**What to produce:**
Could you extract every entry below and reproduce it exactly?

Items listed in a dataset
---*---

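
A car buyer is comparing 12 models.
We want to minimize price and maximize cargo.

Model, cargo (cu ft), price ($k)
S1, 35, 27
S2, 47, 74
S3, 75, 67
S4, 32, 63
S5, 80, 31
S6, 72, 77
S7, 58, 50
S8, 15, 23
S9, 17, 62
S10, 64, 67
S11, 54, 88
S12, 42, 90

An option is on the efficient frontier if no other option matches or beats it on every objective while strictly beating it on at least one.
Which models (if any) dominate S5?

S1: worse on cargo (35 vs 80).
S2: worse on cargo (47 vs 80).
S3: worse on cargo (75 vs 80).
S4: worse on cargo (32 vs 80).
S6: worse on cargo (72 vs 80).
S7: worse on cargo (58 vs 80).
S8: worse on cargo (15 vs 80).
S9: worse on cargo (17 vs 80).
S10: worse on cargo (64 vs 80).
S11: worse on cargo (54 vs 80).
S12: worse on cargo (42 vs 80).
No option dominates S5.

none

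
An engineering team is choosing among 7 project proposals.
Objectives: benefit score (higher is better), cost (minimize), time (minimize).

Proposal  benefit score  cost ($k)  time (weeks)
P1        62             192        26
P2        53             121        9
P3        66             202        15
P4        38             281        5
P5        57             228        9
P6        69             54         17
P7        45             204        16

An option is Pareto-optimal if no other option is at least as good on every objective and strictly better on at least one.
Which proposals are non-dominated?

P2, P3, P4, P5, P6

P1: dominated by P6 (benefit score 69≥62, cost 54≤192, time 17≤26).
P2: not dominated.
P3: not dominated.
P4: not dominated (best time).
P5: not dominated.
P6: not dominated (best benefit score).
P7: dominated by P2 (benefit score 53≥45, cost 121≤204, time 9≤16).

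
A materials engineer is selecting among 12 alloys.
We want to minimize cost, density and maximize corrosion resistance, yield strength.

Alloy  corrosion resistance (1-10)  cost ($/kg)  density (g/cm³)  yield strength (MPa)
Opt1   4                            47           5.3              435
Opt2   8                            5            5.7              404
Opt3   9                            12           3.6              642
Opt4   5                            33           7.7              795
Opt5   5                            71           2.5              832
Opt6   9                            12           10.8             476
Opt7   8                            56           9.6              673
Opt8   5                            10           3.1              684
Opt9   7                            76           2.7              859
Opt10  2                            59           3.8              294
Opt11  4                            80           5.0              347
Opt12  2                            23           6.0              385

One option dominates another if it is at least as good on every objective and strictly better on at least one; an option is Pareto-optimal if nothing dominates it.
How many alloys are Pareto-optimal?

Opt1: dominated by Opt3 (corrosion resistance 9≥4, cost 12≤47, density 3.6≤5.3, yield strength 642≥435).
Opt2: not dominated (best cost).
Opt3: not dominated.
Opt4: not dominated.
Opt5: not dominated (best density).
Opt6: dominated by Opt3 (corrosion resistance 9≥9, cost 12≤12, density 3.6≤10.8, yield strength 642≥476).
Opt7: not dominated.
Opt8: not dominated.
Opt9: not dominated (best yield strength).
Opt10: dominated by Opt3 (corrosion resistance 9≥2, cost 12≤59, density 3.6≤3.8, yield strength 642≥294).
Opt11: dominated by Opt3 (corrosion resistance 9≥4, cost 12≤80, density 3.6≤5.0, yield strength 642≥347).
Opt12: dominated by Opt2 (corrosion resistance 8≥2, cost 5≤23, density 5.7≤6.0, yield strength 404≥385).
Pareto-optimal: Opt2, Opt3, Opt4, Opt5, Opt7, Opt8, Opt9 → 7.

7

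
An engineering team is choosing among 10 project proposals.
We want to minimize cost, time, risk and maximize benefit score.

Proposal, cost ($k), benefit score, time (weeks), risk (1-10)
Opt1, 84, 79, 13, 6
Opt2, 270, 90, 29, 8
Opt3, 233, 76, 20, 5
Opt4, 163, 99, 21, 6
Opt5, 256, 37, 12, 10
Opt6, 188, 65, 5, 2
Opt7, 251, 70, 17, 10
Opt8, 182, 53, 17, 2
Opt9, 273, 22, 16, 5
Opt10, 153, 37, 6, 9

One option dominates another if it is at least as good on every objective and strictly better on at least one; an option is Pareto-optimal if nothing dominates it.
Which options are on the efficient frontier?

Opt1, Opt3, Opt4, Opt6, Opt8, Opt10

Opt1: not dominated (best cost).
Opt2: dominated by Opt4 (cost 163≤270, benefit score 99≥90, time 21≤29, risk 6≤8).
Opt3: not dominated.
Opt4: not dominated (best benefit score).
Opt5: dominated by Opt6 (cost 188≤256, benefit score 65≥37, time 5≤12, risk 2≤10).
Opt6: not dominated (best time).
Opt7: dominated by Opt1 (cost 84≤251, benefit score 79≥70, time 13≤17, risk 6≤10).
Opt8: not dominated.
Opt9: dominated by Opt6 (cost 188≤273, benefit score 65≥22, time 5≤16, risk 2≤5).
Opt10: not dominated.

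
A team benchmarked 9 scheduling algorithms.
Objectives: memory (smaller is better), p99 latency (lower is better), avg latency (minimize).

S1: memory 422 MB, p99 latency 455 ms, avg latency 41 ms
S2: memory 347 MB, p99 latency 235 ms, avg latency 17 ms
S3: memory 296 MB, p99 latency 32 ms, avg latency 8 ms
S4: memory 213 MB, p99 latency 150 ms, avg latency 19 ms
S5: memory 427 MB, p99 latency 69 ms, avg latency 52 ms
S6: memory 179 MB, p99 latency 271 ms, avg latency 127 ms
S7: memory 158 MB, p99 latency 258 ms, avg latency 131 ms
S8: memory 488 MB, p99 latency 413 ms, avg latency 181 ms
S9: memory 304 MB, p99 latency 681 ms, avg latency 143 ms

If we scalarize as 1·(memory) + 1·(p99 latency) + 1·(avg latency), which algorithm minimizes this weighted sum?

S3

S1: 1·422 + 1·455 + 1·41 = 918
S2: 1·347 + 1·235 + 1·17 = 599
S3: 1·296 + 1·32 + 1·8 = 336
S4: 1·213 + 1·150 + 1·19 = 382
S5: 1·427 + 1·69 + 1·52 = 548
S6: 1·179 + 1·271 + 1·127 = 577
S7: 1·158 + 1·258 + 1·131 = 547
S8: 1·488 + 1·413 + 1·181 = 1082
S9: 1·304 + 1·681 + 1·143 = 1128
Lowest: S3 at 336.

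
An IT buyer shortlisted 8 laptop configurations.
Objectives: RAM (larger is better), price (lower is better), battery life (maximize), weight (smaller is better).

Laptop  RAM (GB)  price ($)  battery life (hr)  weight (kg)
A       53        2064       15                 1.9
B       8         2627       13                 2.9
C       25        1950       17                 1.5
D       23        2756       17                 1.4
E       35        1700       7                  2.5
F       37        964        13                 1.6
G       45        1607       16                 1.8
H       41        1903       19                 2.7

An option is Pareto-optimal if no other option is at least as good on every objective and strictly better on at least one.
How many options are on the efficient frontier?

6

A: not dominated (best RAM).
B: dominated by A (RAM 53≥8, price 2064≤2627, battery life 15≥13, weight 1.9≤2.9).
C: not dominated.
D: not dominated (best weight).
E: dominated by F (RAM 37≥35, price 964≤1700, battery life 13≥7, weight 1.6≤2.5).
F: not dominated (best price).
G: not dominated.
H: not dominated (best battery life).
Pareto-optimal: A, C, D, F, G, H → 6.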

---*---

**Worked solution:**
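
A car buyer is comparing 12 models.
We want to minimize price and maximize cargo.

Model, cargo (cu ft), price ($k)
S1, 35, 27
S2, 47, 74
S3, 75, 67
S4, 32, 63
S5, 80, 31
S6, 72, 77
S7, 58, 50
S8, 15, 23
S9, 17, 62
S10, 64, 67
S11, 54, 88
S12, 42, 90

An option is on the efficient frontier if no other option matches or beats it on every objective while strictly beating it on at least one.
Which models (if any) dominate S5?

S1: worse on cargo (35 vs 80).
S2: worse on cargo (47 vs 80).
S3: worse on cargo (75 vs 80).
S4: worse on cargo (32 vs 80).
S6: worse on cargo (72 vs 80).
S7: worse on cargo (58 vs 80).
S8: worse on cargo (15 vs 80).
S9: worse on cargo (17 vs 80).
S10: worse on cargo (64 vs 80).
S11: worse on cargo (54 vs 80).
S12: worse on cargo (42 vs 80).
No option dominates S5.

none

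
An engineering team is choosing among 7 project proposals.
Objectives: benefit score (higher is better), cost (minimize), time (minimize).

Proposal  benefit score  cost ($k)  time (weeks)
P1        62             192        26
P2        53             121        9
P3        66             202        15
P4        38             281        5
P5        57             228        9
P6        69             54         17
P7        45             204        16

An option is Pareto-optimal if no other option is at least as good on every objective and strictly better on at least one.
Which proposals are non-dominated?

P2, P3, P4, P5, P6

P1: dominated by P6 (benefit score 69≥62, cost 54≤192, time 17≤26).
P2: not dominated.
P3: not dominated.
P4: not dominated (best time).
P5: not dominated.
P6: not dominated (best benefit score).
P7: dominated by P2 (benefit score 53≥45, cost 121≤204, time 9≤16).

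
A materials engineer is selecting among 12 alloys.
We want to minimize cost, density and maximize corrosion resistance, yield strength.

Alloy  corrosion resistance (1-10)  cost ($/kg)  density (g/cm³)  yield strength (MPa)
Opt1   4                            47           5.3              435
Opt2   8                            5            5.7              404
Opt3   9                            12           3.6              642
Opt4   5                            33           7.7              795
Opt5   5                            71           2.5              832
Opt6   9                            12           10.8             476
Opt7   8                            56           9.6              673
Opt8   5                            10           3.1              684
Opt9   7                            76           2.7              859
Opt10  2                            59           3.8              294
Opt11  4                            80           5.0              347
Opt12  2                            23           6.0              385

One option dominates another if it is at least as good on every objective and strictly better on at least one; an option is Pareto-optimal if nothing dominates it.
How many alloys are Pareto-optimal?

Opt1: dominated by Opt3 (corrosion resistance 9≥4, cost 12≤47, density 3.6≤5.3, yield strength 642≥435).
Opt2: not dominated (best cost).
Opt3: not dominated.
Opt4: not dominated.
Opt5: not dominated (best density).
Opt6: dominated by Opt3 (corrosion resistance 9≥9, cost 12≤12, density 3.6≤10.8, yield strength 642≥476).
Opt7: not dominated.
Opt8: not dominated.
Opt9: not dominated (best yield strength).
Opt10: dominated by Opt3 (corrosion resistance 9≥2, cost 12≤59, density 3.6≤3.8, yield strength 642≥294).
Opt11: dominated by Opt3 (corrosion resistance 9≥4, cost 12≤80, density 3.6≤5.0, yield strength 642≥347).
Opt12: dominated by Opt2 (corrosion resistance 8≥2, cost 5≤23, density 5.7≤6.0, yield strength 404≥385).
Pareto-optimal: Opt2, Opt3, Opt4, Opt5, Opt7, Opt8, Opt9 → 7.

7

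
An engineering team is choosing among 10 project proposals.
We want to minimize cost, time, risk and maximize benefit score.

Proposal, cost ($k), benefit score, time (weeks), risk (1-10)
Opt1, 84, 79, 13, 6
Opt2, 270, 90, 29, 8
Opt3, 233, 76, 20, 5
Opt4, 163, 99, 21, 6
Opt5, 256, 37, 12, 10
Opt6, 188, 65, 5, 2
Opt7, 251, 70, 17, 10
Opt8, 182, 53, 17, 2
Opt9, 273, 22, 16, 5
Opt10, 153, 37, 6, 9

One option dominates another if it is at least as good on every objective and strictly better on at least one; an option is Pareto-optimal if nothing dominates it.
Which options are on the efficient frontier?

Opt1, Opt3, Opt4, Opt6, Opt8, Opt10

Opt1: not dominated (best cost).
Opt2: dominated by Opt4 (cost 163≤270, benefit score 99≥90, time 21≤29, risk 6≤8).
Opt3: not dominated.
Opt4: not dominated (best benefit score).
Opt5: dominated by Opt6 (cost 188≤256, benefit score 65≥37, time 5≤12, risk 2≤10).
Opt6: not dominated (best time).
Opt7: dominated by Opt1 (cost 84≤251, benefit score 79≥70, time 13≤17, risk 6≤10).
Opt8: not dominated.
Opt9: dominated by Opt6 (cost 188≤273, benefit score 65≥22, time 5≤16, risk 2≤5).
Opt10: not dominated.

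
A team benchmarked 9 scheduling algorithms.
Objectives: memory (smaller is better), p99 latency (lower is better), avg latency (minimize).

S1: memory 422 MB, p99 latency 455 ms, avg latency 41 ms
S2: memory 347 MB, p99 latency 235 ms, avg latency 17 ms
S3: memory 296 MB, p99 latency 32 ms, avg latency 8 ms
S4: memory 213 MB, p99 latency 150 ms, avg latency 19 ms
S5: memory 427 MB, p99 latency 69 ms, avg latency 52 ms
S6: memory 179 MB, p99 latency 271 ms, avg latency 127 ms
S7: memory 158 MB, p99 latency 258 ms, avg latency 131 ms
S8: memory 488 MB, p99 latency 413 ms, avg latency 181 ms
S9: memory 304 MB, p99 latency 681 ms, avg latency 143 ms

If we scalarize as 1·(memory) + 1·(p99 latency) + 1·(avg latency), which algorithm minimizes this weighted sum?

S3

S1: 1·422 + 1·455 + 1·41 = 918
S2: 1·347 + 1·235 + 1·17 = 599
S3: 1·296 + 1·32 + 1·8 = 336
S4: 1·213 + 1·150 + 1·19 = 382
S5: 1·427 + 1·69 + 1·52 = 548
S6: 1·179 + 1·271 + 1·127 = 577
S7: 1·158 + 1·258 + 1·131 = 547
S8: 1·488 + 1·413 + 1·181 = 1082
S9: 1·304 + 1·681 + 1·143 = 1128
Lowest: S3 at 336.

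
An IT buyer shortlisted 8 laptop configurations.
Objectives: RAM (larger is better), price (lower is better), battery life (maximize), weight (smaller is better).

Laptop  RAM (GB)  price ($)  battery life (hr)  weight (kg)
A       53        2064       15                 1.9
B       8         2627       13                 2.9
C       25        1950       17                 1.5
D       23        2756       17                 1.4
E       35        1700       7                  2.5
F       37        964        13                 1.6
G       45        1607       16                 1.8
H       41        1903       19                 2.7

An option is Pareto-optimal if no other option is at least as good on every objective and strictly better on at least one.
How many options are on the efficient frontier?

6

A: not dominated (best RAM).
B: dominated by A (RAM 53≥8, price 2064≤2627, battery life 15≥13, weight 1.9≤2.9).
C: not dominated.
D: not dominated (best weight).
E: dominated by F (RAM 37≥35, price 964≤1700, battery life 13≥7, weight 1.6≤2.5).
F: not dominated (best price).
G: not dominated.
H: not dominated (best battery life).
Pareto-optimal: A, C, D, F, G, H → 6.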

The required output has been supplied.